(Stored data)
···

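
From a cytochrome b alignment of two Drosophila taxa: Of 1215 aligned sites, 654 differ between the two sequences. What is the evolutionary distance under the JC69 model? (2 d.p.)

p = 654/1215 ≈ 0.538272.
d = −(3/4) ln(1 − 4p/3) = −0.75 ln(1 − 0.717696) = −0.75 ln(0.282304)
  = −0.75 × (-1.264771) = 0.948578 substitutions/site.

0.95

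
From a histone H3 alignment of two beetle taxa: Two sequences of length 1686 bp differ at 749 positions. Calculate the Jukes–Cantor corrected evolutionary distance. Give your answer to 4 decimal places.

p = 749/1686 ≈ 0.444247.
d = −(3/4) ln(1 − 4p/3) = −0.75 ln(1 − 0.592329) = −0.75 ln(0.407671)
  = −0.75 × (-0.897295) = 0.672971 substitutions/site.

0.6730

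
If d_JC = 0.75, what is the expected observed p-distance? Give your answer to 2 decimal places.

p = (3/4)(1 − e^(−4d/3)) = 0.75 × (1 − e^(-1)) = 0.75 × (1 − 0.367879) = 0.474091.

0.47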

···

▶ _EXERCISE DESCRIPTION_
Your response should hold only an exact copy of the lines above, from the one containing "From a histone" through the end of the entries.

▶ _PROBLEM SOLUTION_
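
From a histone H3 alignment of two beetle taxa: Two sequences of length 1686 bp differ at 749 positions. Calculate the Jukes–Cantor corrected evolutionary distance. Give your answer to 4 decimal places.

p = 749/1686 ≈ 0.444247.
d = −(3/4) ln(1 − 4p/3) = −0.75 ln(1 − 0.592329) = −0.75 ln(0.407671)
  = −0.75 × (-0.897295) = 0.672971 substitutions/site.

0.6730

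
If d_JC = 0.75, what is the expected observed p-distance? Give your answer to 2 decimal places.

p = (3/4)(1 − e^(−4d/3)) = 0.75 × (1 − e^(-1)) = 0.75 × (1 − 0.367879) = 0.474091.

0.47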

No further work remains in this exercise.